*** Exercise input Section Begins ***
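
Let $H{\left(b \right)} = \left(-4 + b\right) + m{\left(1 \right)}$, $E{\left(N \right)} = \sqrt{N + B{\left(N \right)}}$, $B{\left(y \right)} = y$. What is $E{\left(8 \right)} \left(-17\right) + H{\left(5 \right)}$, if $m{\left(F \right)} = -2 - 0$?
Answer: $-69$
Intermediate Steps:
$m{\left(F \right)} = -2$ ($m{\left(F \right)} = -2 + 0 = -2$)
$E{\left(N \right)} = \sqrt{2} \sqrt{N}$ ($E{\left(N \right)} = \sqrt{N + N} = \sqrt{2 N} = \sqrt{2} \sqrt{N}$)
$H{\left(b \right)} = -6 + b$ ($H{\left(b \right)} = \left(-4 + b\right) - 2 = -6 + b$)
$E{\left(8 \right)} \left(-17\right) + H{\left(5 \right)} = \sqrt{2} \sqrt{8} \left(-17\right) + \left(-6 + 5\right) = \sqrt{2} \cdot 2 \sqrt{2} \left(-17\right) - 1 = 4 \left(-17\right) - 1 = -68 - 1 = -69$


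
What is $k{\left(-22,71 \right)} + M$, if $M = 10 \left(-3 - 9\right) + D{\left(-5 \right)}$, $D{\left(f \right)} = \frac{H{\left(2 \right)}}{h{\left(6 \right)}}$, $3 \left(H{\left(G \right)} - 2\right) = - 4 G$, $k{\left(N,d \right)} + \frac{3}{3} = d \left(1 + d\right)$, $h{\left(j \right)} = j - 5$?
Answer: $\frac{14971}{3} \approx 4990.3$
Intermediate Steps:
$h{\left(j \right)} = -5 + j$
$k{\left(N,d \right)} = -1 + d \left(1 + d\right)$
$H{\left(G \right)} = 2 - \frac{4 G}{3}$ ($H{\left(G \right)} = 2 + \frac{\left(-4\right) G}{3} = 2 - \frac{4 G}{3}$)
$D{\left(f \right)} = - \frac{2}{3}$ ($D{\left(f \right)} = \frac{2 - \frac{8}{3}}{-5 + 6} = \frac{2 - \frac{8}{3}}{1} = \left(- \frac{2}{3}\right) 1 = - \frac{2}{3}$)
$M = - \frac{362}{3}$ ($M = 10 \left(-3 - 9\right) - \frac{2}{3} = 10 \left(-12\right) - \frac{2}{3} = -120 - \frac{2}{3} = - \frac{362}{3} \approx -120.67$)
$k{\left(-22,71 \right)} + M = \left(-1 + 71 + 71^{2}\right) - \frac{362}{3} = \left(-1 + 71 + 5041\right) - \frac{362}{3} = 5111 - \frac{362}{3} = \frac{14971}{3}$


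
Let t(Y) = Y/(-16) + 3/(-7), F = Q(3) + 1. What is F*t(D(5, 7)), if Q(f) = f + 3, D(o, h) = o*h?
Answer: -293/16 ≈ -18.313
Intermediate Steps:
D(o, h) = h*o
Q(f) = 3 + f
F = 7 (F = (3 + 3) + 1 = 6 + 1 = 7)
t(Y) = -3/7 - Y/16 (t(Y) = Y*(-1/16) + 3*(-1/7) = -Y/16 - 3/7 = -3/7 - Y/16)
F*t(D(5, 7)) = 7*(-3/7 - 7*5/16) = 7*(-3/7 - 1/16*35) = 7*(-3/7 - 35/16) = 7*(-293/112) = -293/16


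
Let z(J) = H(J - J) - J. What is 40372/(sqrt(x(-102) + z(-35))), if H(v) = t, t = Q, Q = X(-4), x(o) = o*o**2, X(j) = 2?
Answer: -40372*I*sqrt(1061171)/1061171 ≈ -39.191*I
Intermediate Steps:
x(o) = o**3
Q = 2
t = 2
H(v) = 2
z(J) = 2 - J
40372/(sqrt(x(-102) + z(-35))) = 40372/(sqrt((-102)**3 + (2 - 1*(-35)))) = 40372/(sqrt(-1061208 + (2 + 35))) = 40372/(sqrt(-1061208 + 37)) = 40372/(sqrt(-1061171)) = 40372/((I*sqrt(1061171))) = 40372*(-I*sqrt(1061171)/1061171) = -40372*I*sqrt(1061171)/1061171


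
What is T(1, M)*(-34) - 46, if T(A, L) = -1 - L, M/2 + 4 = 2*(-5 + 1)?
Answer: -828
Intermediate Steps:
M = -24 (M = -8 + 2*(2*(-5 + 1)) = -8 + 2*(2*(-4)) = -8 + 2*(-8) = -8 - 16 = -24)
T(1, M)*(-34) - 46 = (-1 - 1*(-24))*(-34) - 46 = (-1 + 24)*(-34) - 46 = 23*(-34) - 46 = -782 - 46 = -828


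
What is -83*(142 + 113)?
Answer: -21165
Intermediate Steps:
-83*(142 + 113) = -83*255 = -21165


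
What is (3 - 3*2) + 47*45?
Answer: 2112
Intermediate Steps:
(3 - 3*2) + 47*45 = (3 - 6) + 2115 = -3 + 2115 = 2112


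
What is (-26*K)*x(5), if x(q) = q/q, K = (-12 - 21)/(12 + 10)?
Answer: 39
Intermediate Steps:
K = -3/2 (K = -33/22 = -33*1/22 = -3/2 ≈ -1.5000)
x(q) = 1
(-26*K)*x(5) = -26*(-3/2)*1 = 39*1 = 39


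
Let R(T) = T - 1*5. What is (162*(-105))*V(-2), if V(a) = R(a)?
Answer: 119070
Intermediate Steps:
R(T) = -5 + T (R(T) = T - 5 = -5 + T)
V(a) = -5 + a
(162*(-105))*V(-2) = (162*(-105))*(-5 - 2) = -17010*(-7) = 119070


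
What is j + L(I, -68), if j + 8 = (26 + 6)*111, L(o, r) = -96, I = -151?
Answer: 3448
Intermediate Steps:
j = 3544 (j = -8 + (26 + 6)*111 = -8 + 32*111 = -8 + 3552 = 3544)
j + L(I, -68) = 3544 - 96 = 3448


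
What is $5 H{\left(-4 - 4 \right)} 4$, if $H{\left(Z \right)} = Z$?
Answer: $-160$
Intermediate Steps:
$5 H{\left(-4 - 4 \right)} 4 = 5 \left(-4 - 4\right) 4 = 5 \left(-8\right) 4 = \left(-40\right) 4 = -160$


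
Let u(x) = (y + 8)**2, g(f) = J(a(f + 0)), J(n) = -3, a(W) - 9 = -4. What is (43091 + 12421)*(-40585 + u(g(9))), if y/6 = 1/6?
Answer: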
*** Exercise input Section Ends ***
*** Exercise input Section Begins ***
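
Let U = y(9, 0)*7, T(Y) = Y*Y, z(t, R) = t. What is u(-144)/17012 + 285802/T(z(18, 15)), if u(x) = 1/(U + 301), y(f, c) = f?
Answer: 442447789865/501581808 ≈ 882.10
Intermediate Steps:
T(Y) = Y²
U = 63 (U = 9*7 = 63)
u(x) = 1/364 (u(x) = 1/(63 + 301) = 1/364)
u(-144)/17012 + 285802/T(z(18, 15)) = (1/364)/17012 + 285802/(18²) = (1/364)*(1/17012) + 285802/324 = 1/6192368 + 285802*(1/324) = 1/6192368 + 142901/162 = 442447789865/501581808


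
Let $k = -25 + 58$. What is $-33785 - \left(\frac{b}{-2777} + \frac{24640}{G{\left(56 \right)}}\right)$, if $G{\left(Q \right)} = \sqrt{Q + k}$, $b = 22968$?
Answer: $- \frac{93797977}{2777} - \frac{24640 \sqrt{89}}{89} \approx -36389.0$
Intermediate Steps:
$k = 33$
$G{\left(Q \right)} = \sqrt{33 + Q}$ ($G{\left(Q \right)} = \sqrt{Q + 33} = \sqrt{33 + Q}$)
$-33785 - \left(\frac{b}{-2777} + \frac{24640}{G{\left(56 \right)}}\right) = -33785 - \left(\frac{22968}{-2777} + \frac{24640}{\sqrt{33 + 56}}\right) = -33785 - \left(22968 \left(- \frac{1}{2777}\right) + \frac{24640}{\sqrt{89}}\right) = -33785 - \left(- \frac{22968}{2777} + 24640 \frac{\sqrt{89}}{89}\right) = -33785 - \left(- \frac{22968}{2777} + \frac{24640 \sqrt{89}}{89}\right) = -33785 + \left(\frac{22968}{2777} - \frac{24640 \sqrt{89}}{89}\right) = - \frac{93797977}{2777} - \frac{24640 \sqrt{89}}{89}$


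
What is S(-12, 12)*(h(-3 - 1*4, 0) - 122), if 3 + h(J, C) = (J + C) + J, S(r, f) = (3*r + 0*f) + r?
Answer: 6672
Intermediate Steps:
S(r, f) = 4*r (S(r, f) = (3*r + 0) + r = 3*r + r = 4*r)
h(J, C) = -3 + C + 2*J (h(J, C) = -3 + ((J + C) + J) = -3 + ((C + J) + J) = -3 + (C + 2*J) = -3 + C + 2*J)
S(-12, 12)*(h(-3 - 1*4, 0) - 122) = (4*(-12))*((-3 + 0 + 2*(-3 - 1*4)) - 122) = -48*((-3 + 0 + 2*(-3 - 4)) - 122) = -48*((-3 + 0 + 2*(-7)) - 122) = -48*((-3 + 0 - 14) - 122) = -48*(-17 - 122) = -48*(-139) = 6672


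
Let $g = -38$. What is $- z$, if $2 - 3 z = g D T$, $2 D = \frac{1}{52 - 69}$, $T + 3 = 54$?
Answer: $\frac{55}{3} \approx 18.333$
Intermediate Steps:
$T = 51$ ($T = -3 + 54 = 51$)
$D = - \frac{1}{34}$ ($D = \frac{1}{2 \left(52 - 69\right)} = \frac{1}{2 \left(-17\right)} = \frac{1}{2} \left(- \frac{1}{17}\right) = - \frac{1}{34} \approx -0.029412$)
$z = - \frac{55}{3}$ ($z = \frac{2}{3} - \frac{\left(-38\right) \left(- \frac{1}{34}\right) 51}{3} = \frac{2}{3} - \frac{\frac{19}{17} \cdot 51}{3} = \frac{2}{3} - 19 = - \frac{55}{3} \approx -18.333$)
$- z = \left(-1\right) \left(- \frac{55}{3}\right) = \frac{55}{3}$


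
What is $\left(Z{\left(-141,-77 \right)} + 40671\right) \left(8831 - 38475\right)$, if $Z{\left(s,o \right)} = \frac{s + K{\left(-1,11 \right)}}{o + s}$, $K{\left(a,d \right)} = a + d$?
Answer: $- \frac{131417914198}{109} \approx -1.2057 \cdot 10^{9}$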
*** Exercise input Section Ends ***
*** Exercise input Section Begins ***
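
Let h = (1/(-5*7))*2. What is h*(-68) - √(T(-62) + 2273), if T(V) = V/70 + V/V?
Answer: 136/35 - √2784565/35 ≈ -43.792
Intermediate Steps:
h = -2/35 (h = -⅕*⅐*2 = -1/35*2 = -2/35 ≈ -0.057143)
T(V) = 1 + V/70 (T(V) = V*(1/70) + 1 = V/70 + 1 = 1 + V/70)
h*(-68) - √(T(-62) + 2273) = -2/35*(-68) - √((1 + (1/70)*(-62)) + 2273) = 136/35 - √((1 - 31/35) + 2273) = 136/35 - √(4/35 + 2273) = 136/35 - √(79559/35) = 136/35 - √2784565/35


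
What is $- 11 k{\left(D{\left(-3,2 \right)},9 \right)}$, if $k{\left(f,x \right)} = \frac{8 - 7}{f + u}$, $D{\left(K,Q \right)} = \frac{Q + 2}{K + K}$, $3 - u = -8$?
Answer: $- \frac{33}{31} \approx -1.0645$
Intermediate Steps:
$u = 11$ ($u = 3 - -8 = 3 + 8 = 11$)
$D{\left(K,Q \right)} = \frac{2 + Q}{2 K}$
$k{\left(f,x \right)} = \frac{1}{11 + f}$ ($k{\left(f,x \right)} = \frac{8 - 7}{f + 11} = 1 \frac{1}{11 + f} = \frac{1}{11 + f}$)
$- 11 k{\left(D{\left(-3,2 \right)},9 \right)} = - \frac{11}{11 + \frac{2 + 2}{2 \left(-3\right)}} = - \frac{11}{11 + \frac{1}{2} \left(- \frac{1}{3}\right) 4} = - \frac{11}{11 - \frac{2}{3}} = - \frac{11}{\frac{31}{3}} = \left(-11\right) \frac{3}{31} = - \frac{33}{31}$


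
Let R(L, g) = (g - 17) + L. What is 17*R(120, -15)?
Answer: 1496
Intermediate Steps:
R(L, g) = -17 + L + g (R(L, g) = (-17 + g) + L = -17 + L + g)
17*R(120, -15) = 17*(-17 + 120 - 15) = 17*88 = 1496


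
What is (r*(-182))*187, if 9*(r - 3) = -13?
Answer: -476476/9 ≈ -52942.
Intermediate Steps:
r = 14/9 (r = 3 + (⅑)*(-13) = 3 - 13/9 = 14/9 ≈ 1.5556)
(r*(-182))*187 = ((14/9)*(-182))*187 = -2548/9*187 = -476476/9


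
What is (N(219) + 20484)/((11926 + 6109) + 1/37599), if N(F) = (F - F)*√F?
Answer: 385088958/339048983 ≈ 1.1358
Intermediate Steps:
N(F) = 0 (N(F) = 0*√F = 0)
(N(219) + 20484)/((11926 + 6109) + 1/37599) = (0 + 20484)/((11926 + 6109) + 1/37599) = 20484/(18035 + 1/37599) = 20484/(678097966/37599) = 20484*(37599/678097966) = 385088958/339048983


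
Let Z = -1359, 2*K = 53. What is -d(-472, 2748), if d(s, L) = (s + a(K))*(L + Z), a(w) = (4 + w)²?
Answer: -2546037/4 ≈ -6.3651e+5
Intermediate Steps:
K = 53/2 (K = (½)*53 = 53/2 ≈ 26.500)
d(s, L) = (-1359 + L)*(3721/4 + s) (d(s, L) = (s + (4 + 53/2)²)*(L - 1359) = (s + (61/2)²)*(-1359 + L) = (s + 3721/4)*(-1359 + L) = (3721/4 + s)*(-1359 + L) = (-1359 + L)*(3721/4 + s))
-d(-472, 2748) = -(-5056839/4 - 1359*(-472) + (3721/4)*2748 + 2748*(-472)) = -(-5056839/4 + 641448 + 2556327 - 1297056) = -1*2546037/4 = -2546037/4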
*** Exercise input Section Ends ***
== What is expected ==
Exactly the lines above from the one with "y$. What is" to the one with "Answer: $-69$", both included, are to be quoted; leave the rest out.

== Task solution ==
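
Let $H{\left(b \right)} = \left(-4 + b\right) + m{\left(1 \right)}$, $E{\left(N \right)} = \sqrt{N + B{\left(N \right)}}$, $B{\left(y \right)} = y$. What is $E{\left(8 \right)} \left(-17\right) + H{\left(5 \right)}$, if $m{\left(F \right)} = -2 - 0$?
Answer: $-69$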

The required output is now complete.